**What is expected:**
Gather each line containing the string "Vital" from these entries.

**Data supplied:**

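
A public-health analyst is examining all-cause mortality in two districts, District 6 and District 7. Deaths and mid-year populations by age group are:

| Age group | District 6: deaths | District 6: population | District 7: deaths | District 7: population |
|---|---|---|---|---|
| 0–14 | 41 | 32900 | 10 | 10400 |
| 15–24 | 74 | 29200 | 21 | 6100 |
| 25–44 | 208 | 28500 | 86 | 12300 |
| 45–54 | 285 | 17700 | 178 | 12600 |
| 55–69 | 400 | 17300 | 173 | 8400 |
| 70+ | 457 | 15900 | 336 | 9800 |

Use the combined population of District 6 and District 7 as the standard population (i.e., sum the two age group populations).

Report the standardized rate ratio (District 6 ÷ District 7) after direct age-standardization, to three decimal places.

0.989

Age-specific rates per 1000 for District 6: 1.246, 2.534, 7.298, 16.102, 23.121, 28.742.
For District 7: 0.962, 3.443, 6.992, 14.127, 20.595, 34.286.
Combined standard total = 201100; weights = 0.2153, 0.1755, 0.2029, 0.1507, 0.1278, 0.1278.
District 6: 0.2153×1.246 + 0.1755×2.534 + 0.2029×7.298 + 0.1507×16.102 + 0.1278×23.121 + 0.1278×28.742 = 11.2479 per 1000.
District 7: 0.2153×0.962 + 0.1755×3.443 + 0.2029×6.992 + 0.1507×14.127 + 0.1278×20.595 + 0.1278×34.286 = 11.3720 per 1000.
Ratio = 11.2479 ÷ 11.3720 = 0.98909.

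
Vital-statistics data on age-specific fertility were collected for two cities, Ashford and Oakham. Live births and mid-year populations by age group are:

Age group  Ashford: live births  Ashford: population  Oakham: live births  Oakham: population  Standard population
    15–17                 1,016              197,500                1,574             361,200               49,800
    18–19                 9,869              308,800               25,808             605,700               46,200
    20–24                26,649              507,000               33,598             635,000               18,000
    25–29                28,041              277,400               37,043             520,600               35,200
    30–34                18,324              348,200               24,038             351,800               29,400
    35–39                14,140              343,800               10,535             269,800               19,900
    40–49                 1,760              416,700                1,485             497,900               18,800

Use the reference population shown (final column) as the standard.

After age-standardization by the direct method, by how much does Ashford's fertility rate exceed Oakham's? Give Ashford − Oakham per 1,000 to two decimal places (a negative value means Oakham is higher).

Age-specific rates per 1,000 for Ashford: 5.144, 31.959, 52.562, 101.085, 52.625, 41.129, 4.224.
For Oakham: 4.358, 42.609, 52.910, 71.154, 68.329, 39.047, 2.983.
Standard total = 217,300; weights = 0.2292, 0.2126, 0.0828, 0.1620, 0.1353, 0.0916, 0.0865.
Ashford: 0.2292×5.144 + 0.2126×31.959 + 0.0828×52.562 + 0.1620×101.085 + 0.1353×52.625 + 0.0916×41.129 + 0.0865×4.224 = 39.9542 per 1,000.
Oakham: 0.2292×4.358 + 0.2126×42.609 + 0.0828×52.910 + 0.1620×71.154 + 0.1353×68.329 + 0.0916×39.047 + 0.0865×2.983 = 39.0452 per 1,000.
Difference = 39.9542 − 39.0452 = 0.9090.

0.91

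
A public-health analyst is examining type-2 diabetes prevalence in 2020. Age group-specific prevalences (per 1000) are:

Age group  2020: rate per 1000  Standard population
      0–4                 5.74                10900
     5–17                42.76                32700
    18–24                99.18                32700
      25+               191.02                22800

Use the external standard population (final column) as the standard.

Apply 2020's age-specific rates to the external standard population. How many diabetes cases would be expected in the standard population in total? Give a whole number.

Expected diabetes cases = Σ (standard pop × age-specific rate ÷ 1000)
= 10900×5.74/1000 + 32700×42.76/1000 + 32700×99.18/1000 + 22800×191.02/1000
= 62.57 + 1398.25 + 3243.19 + 4355.26 = 9059.26.

9059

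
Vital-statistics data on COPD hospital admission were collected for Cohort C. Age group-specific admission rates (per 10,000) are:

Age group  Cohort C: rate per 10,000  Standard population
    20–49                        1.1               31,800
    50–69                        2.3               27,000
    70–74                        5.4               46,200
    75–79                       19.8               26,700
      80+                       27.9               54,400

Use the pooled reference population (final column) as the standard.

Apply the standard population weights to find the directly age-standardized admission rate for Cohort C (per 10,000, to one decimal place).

12.9

Standard total = 186,100; weights = 0.1709, 0.1451, 0.2483, 0.1435, 0.2923.
Standardized rate: 0.1709×1.1 + 0.1451×2.3 + 0.2483×5.4 + 0.1435×19.8 + 0.2923×27.9 = 12.8586 per 10,000.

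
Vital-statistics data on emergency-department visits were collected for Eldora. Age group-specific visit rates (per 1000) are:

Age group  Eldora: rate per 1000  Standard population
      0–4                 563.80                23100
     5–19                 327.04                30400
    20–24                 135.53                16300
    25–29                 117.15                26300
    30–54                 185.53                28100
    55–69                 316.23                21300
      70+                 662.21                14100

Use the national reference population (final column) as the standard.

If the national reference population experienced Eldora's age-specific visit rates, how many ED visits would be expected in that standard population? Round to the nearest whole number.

49542

Expected ED visits = Σ (standard pop × age-specific rate ÷ 1000)
= 23100×563.80/1000 + 30400×327.04/1000 + 16300×135.53/1000 + 26300×117.15/1000 + 28100×185.53/1000 + 21300×316.23/1000 + 14100×662.21/1000
= 13023.78 + 9942.02 + 2209.14 + 3081.05 + 5213.39 + 6735.70 + 9337.16 = 49542.23.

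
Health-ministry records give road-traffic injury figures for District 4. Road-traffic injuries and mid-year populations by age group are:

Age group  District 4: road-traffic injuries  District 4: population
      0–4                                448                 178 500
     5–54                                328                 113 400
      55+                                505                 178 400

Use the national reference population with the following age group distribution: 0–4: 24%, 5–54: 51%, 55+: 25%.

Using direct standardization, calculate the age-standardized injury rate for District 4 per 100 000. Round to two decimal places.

Age-specific rates per 100 000 for District 4: 250.98, 289.24, 283.07.
Standard weights: 0.24, 0.51, 0.25.
Standardized rate: 0.2400×250.98 + 0.5100×289.24 + 0.2500×283.07 = 278.5165 per 100 000.

278.52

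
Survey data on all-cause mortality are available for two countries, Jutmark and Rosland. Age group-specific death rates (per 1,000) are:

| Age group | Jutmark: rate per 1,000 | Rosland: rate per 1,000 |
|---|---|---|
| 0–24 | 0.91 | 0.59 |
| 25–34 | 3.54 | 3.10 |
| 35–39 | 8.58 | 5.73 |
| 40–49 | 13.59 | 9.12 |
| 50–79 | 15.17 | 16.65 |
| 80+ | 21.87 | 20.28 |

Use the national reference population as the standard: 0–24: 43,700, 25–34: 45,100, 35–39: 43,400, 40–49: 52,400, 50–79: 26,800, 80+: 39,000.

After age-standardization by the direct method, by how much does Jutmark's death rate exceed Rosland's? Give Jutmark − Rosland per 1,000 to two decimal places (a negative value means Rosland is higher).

1.65

Standard total = 250,400; weights = 0.1745, 0.1801, 0.1733, 0.2093, 0.1070, 0.1558.
Jutmark: 0.1745×0.91 + 0.1801×3.54 + 0.1733×8.58 + 0.2093×13.59 + 0.1070×15.17 + 0.1558×21.87 = 10.1573 per 1,000.
Rosland: 0.1745×0.59 + 0.1801×3.10 + 0.1733×5.73 + 0.2093×9.12 + 0.1070×16.65 + 0.1558×20.28 = 8.5036 per 1,000.
Difference = 10.1573 − 8.5036 = 1.6537.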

**Finished task:**
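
Vital-statistics data on age-specific fertility were collected for two cities, Ashford and Oakham. Live births and mid-year populations by age group are:
Vital-statistics data on COPD hospital admission were collected for Cohort C. Age group-specific admission rates (per 10,000) are:
Vital-statistics data on emergency-department visits were collected for Eldora. Age group-specific visit rates (per 1000) are: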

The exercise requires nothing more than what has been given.